AIM OF THE TASK: Among the entries that follow, the required portion opens with the line containing "Starting from v_0 = (1, -2), what" and closes with the line containing "Carry out Doolittle". Give that portion again exactly, and nothing else.

EXTRACTED INFORMATION:
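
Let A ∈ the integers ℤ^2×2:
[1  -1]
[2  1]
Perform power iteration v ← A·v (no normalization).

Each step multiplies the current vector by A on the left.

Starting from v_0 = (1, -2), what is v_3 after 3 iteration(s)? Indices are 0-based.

v_0 = (1, -2).
v_1 = A·v_0 = (3, 0).
v_2 = A·v_1 = (3, 6).
v_3 = A·v_2 = (-3, 12).

v_3 = (-3, 12)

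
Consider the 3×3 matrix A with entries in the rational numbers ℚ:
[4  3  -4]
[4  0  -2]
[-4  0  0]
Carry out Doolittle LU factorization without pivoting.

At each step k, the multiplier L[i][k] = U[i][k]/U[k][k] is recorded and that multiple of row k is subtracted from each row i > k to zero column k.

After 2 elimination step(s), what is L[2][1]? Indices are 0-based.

L[2][1] = -1

k=0: U[0][0]=4
  eliminate (1,0): mult=1, new row 1: (0, -3, 2); set L[1][0]=1
  eliminate (2,0): mult=-1, new row 2: (0, 3, -4); set L[2][0]=-1
k=1: U[1][1]=-3
  eliminate (2,1): mult=-1, new row 2: (0, 0, -2); set L[2][1]=-1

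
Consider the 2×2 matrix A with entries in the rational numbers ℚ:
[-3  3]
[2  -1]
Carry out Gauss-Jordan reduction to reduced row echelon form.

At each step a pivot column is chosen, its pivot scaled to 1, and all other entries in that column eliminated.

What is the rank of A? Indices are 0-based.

[1] R0 /= -3  ⇒  (1, -1)
     R1 -= 2·R0  ⇒  (0, 1)
[2] R1 /= 1  ⇒  (0, 1)
     R0 -= -1·R1  ⇒  (1, 0)

rank = 2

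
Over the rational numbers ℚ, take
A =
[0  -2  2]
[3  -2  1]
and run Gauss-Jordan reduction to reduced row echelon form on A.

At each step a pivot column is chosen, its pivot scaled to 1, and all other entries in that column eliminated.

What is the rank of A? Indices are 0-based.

rank = 2

pivot(0,0): swap R0↔R1
pivot(0,0)=3: scale R0 → (1, -2/3, 1/3)
pivot(1,1)=-2: scale R1 → (0, 1, -1)
  clear (0,1): R0 −= (-2/3)R1 → (1, 0, -1/3)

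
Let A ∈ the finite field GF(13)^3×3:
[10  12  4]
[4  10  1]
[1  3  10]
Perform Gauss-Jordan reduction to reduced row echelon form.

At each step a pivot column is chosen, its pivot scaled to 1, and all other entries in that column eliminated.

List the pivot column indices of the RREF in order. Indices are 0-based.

pivot(0,0)=10: scale R0 → (1, 9, 3)
  clear (1,0): R1 −= (4)R0 → (0, 0, 2)
  clear (2,0): R2 −= (1)R0 → (0, 7, 7)
pivot(1,1): swap R1↔R2
pivot(1,1)=7: scale R1 → (0, 1, 1)
  clear (0,1): R0 −= (9)R1 → (1, 0, 7)
pivot(2,2)=2: scale R2 → (0, 0, 1)
  clear (0,2): R0 −= (7)R2 → (1, 0, 0)
  clear (1,2): R1 −= (1)R2 → (0, 1, 0)

pivot columns: 0, 1, 2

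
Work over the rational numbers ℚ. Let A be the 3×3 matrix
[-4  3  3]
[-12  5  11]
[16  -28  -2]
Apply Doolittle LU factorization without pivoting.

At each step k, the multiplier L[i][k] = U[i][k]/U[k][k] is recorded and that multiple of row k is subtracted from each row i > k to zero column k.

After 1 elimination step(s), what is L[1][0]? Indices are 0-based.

Step 1: pivot at (0,0) is -4.
  row1 ← row1 − (3)·row0  ⇒  L[1][0]=3, U row1=(0, -4, 2)
  row2 ← row2 − (-4)·row0  ⇒  L[2][0]=-4, U row2=(0, -16, 10)

L[1][0] = 3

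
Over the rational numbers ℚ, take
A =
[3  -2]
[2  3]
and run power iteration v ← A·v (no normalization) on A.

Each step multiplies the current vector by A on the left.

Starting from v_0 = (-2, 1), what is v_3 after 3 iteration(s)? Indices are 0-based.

v_0 = (-2, 1).
v_1 = A·v_0 = (-8, -1).
v_2 = A·v_1 = (-22, -19).
v_3 = A·v_2 = (-28, -101).

v_3 = (-28, -101)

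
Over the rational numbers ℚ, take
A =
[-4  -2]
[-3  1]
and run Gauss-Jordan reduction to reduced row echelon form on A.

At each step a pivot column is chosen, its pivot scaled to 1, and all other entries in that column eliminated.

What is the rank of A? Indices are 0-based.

rank = 2

[1] R0 /= -4  ⇒  (1, 1/2)
     R1 -= -3·R0  ⇒  (0, 5/2)
[2] R1 /= 5/2  ⇒  (0, 1)
     R0 -= 1/2·R1  ⇒  (1, 0)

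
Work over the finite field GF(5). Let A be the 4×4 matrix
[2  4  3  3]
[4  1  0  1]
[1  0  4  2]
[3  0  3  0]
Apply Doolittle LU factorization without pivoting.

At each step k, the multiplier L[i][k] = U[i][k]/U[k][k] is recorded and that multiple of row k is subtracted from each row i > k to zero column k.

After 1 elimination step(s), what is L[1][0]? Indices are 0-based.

k=0: U[0][0]=2
  eliminate (1,0): mult=2, new row 1: (0, 3, 4, 0); set L[1][0]=2
  eliminate (2,0): mult=3, new row 2: (0, 3, 0, 3); set L[2][0]=3
  eliminate (3,0): mult=4, new row 3: (0, 4, 1, 3); set L[3][0]=4

L[1][0] = 2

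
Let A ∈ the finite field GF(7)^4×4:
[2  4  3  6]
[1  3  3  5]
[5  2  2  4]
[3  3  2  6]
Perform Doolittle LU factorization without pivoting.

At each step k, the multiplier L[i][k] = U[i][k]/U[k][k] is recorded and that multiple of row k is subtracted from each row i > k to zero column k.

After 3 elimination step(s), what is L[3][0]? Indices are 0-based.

Step 1: pivot at (0,0) is 2.
  row1 ← row1 − (4)·row0  ⇒  L[1][0]=4, U row1=(0, 1, 5, 2)
  row2 ← row2 − (6)·row0  ⇒  L[2][0]=6, U row2=(0, 6, 5, 3)
  row3 ← row3 − (5)·row0  ⇒  L[3][0]=5, U row3=(0, 4, 1, 4)
Step 2: pivot at (1,1) is 1.
  row2 ← row2 − (6)·row1  ⇒  L[2][1]=6, U row2=(0, 0, 3, 5)
  row3 ← row3 − (4)·row1  ⇒  L[3][1]=4, U row3=(0, 0, 2, 3)
Step 3: pivot at (2,2) is 3.
  row3 ← row3 − (3)·row2  ⇒  L[3][2]=3, U row3=(0, 0, 0, 2)

L[3][0] = 5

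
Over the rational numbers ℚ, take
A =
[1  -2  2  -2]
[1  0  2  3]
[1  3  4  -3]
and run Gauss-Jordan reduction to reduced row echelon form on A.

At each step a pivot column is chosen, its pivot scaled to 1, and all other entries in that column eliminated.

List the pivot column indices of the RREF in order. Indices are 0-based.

step 1: normalize row 0 (÷1) = (1, -2, 2, -2)
  row 1: subtract 1×row0 = (0, 2, 0, 5)
  row 2: subtract 1×row0 = (0, 5, 2, -1)
step 2: normalize row 1 (÷2) = (0, 1, 0, 5/2)
  row 0: subtract -2×row1 = (1, 0, 2, 3)
  row 2: subtract 5×row1 = (0, 0, 2, -27/2)
step 3: normalize row 2 (÷2) = (0, 0, 1, -27/4)
  row 0: subtract 2×row2 = (1, 0, 0, 33/2)

pivot columns: 0, 1, 2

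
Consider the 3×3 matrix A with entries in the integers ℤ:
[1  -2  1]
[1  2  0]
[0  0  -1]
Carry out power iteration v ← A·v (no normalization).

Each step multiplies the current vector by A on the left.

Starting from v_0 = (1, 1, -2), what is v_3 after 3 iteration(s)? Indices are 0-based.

v_3 = (-15, -1, 2)

v_0 = (1, 1, -2).
v_1 = A·v_0 = (-3, 3, 2).
v_2 = A·v_1 = (-7, 3, -2).
v_3 = A·v_2 = (-15, -1, 2).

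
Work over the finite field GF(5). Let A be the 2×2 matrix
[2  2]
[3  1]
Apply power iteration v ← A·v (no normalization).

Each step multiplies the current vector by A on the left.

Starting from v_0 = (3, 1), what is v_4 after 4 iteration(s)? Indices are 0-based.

v_4 = (4, 2)

v_0 = (3, 1).
v_1 = A·v_0 = (3, 0).
v_2 = A·v_1 = (1, 4).
v_3 = A·v_2 = (0, 2).
v_4 = A·v_3 = (4, 2).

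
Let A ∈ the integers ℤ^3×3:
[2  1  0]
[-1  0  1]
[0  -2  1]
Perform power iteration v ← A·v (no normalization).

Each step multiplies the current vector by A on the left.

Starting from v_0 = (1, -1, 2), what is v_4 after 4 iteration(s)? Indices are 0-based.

v_0 = (1, -1, 2).
v_1 = A·v_0 = (1, 1, 4).
v_2 = A·v_1 = (3, 3, 2).
v_3 = A·v_2 = (9, -1, -4).
v_4 = A·v_3 = (17, -13, -2).

v_4 = (17, -13, -2)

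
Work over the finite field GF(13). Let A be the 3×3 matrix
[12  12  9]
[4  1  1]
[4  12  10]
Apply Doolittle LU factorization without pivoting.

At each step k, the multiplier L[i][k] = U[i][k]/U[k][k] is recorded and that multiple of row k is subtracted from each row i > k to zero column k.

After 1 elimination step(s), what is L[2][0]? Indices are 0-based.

k=0: U[0][0]=12
  eliminate (1,0): mult=9, new row 1: (0, 10, 11); set L[1][0]=9
  eliminate (2,0): mult=9, new row 2: (0, 8, 7); set L[2][0]=9

L[2][0] = 9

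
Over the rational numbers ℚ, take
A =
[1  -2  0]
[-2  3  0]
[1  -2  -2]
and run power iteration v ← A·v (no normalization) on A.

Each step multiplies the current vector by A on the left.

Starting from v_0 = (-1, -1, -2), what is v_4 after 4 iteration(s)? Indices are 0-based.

v_0 = (-1, -1, -2).
v_1 = A·v_0 = (1, -1, 5).
v_2 = A·v_1 = (3, -5, -7).
v_3 = A·v_2 = (13, -21, 27).
v_4 = A·v_3 = (55, -89, 1).

v_4 = (55, -89, 1)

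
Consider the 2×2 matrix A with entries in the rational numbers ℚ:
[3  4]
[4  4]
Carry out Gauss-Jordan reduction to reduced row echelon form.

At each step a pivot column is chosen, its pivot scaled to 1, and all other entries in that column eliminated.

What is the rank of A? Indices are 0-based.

rank = 2

[1] R0 /= 3  ⇒  (1, 4/3)
     R1 -= 4·R0  ⇒  (0, -4/3)
[2] R1 /= -4/3  ⇒  (0, 1)
     R0 -= 4/3·R1  ⇒  (1, 0)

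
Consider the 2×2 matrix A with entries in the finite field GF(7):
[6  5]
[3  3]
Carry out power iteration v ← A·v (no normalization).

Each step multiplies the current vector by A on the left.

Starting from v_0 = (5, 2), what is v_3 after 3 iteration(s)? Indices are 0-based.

v_3 = (3, 2)

v_0 = (5, 2).
v_1 = A·v_0 = (5, 0).
v_2 = A·v_1 = (2, 1).
v_3 = A·v_2 = (3, 2).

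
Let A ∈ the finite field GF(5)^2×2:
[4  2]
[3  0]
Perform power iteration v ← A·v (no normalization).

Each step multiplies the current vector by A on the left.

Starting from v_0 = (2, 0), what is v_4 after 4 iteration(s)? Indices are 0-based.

v_4 = (0, 2)

v_0 = (2, 0).
v_1 = A·v_0 = (3, 1).
v_2 = A·v_1 = (4, 4).
v_3 = A·v_2 = (4, 2).
v_4 = A·v_3 = (0, 2).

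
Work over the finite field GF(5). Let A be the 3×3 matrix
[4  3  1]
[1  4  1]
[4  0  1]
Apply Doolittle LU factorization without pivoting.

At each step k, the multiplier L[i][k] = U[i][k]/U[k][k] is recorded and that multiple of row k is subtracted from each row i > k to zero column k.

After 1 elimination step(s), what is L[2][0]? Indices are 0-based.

Step 1: pivot at (0,0) is 4.
  row1 ← row1 − (4)·row0  ⇒  L[1][0]=4, U row1=(0, 2, 2)
  row2 ← row2 − (1)·row0  ⇒  L[2][0]=1, U row2=(0, 2, 0)

L[2][0] = 1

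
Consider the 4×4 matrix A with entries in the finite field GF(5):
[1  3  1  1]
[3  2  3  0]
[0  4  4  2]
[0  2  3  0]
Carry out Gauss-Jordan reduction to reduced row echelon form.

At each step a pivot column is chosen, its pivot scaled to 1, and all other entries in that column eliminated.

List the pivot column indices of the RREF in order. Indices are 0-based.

pivot columns: 0, 1, 2

step 1: normalize row 0 (÷1) = (1, 3, 1, 1)
  row 1: subtract 3×row0 = (0, 3, 0, 2)
step 2: normalize row 1 (÷3) = (0, 1, 0, 4)
  row 0: subtract 3×row1 = (1, 0, 1, 4)
  row 2: subtract 4×row1 = (0, 0, 4, 1)
  row 3: subtract 2×row1 = (0, 0, 3, 2)
step 3: normalize row 2 (÷4) = (0, 0, 1, 4)
  row 0: subtract 1×row2 = (1, 0, 0, 0)
  row 3: subtract 3×row2 = (0, 0, 0, 0)
skip col 3 (zero from row 3)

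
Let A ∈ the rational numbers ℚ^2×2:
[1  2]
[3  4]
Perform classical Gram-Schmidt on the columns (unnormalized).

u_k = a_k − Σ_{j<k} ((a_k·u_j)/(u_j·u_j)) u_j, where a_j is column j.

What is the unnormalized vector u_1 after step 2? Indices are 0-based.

u_1 = (3/5, -1/5)

Step 1: u_0 = a_0 = (1, 3).
Step 2: u_1 = a_1 − (7/5)·u_0 = (3/5, -1/5).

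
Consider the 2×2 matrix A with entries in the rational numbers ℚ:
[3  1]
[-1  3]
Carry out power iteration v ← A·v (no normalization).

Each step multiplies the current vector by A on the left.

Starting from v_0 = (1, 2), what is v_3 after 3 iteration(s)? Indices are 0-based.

v_3 = (70, 10)

v_0 = (1, 2).
v_1 = A·v_0 = (5, 5).
v_2 = A·v_1 = (20, 10).
v_3 = A·v_2 = (70, 10).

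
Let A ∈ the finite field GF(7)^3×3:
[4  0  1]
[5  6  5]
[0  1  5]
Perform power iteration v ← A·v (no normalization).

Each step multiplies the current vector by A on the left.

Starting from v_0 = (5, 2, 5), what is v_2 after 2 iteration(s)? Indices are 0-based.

v_2 = (1, 2, 1)

v_0 = (5, 2, 5).
v_1 = A·v_0 = (4, 6, 6).
v_2 = A·v_1 = (1, 2, 1).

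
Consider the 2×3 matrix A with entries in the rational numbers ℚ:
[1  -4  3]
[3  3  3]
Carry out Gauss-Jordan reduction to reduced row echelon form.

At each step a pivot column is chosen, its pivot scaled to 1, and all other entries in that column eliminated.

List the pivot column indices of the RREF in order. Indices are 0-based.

pivot columns: 0, 1

step 1: normalize row 0 (÷1) = (1, -4, 3)
  row 1: subtract 3×row0 = (0, 15, -6)
step 2: normalize row 1 (÷15) = (0, 1, -2/5)
  row 0: subtract -4×row1 = (1, 0, 7/5)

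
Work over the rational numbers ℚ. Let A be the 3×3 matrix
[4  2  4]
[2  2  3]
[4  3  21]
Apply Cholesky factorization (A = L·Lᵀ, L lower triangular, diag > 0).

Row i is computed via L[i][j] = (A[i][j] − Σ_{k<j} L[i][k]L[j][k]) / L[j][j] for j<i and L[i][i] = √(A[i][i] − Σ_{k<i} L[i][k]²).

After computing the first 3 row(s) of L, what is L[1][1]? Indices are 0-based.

Step 1: L[0][0] = √(4) = 2.
  L[1][0] = (2) / L[0][0] = 1.
Step 2: L[1][1] = √(1) = 1.
  L[2][0] = (4) / L[0][0] = 2.
  L[2][1] = (1) / L[1][1] = 1.
Step 3: L[2][2] = √(16) = 4.

L[1][1] = 1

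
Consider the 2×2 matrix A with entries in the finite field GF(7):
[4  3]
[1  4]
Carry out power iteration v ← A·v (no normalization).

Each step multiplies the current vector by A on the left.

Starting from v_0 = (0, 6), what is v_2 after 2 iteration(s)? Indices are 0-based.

v_0 = (0, 6).
v_1 = A·v_0 = (4, 3).
v_2 = A·v_1 = (4, 2).

v_2 = (4, 2)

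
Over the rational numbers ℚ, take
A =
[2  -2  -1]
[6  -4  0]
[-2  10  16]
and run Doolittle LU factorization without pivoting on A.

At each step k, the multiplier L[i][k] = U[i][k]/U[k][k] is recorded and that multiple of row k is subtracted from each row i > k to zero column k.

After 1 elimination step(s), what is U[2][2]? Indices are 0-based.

U[2][2] = 15

Step 1: pivot at (0,0) is 2.
  row1 ← row1 − (3)·row0  ⇒  L[1][0]=3, U row1=(0, 2, 3)
  row2 ← row2 − (-1)·row0  ⇒  L[2][0]=-1, U row2=(0, 8, 15)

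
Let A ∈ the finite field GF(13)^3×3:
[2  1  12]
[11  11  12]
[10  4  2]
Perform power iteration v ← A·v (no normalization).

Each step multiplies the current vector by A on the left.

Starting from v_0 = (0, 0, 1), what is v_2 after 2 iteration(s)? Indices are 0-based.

v_0 = (0, 0, 1).
v_1 = A·v_0 = (12, 12, 2).
v_2 = A·v_1 = (8, 2, 3).

v_2 = (8, 2, 3)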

THE COMPLETED TASK:
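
Starting from v_0 = (1, -2), what is v_3 after 3 iteration(s)? Indices are 0-based.

v_0 = (1, -2).
v_1 = A·v_0 = (3, 0).
v_2 = A·v_1 = (3, 6).
v_3 = A·v_2 = (-3, 12).

v_3 = (-3, 12)

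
Consider the 3×3 matrix A with entries in the rational numbers ℚ:
[4  3  -4]
[4  0  -2]
[-4  0  0]
Carry out Doolittle LU factorization without pivoting.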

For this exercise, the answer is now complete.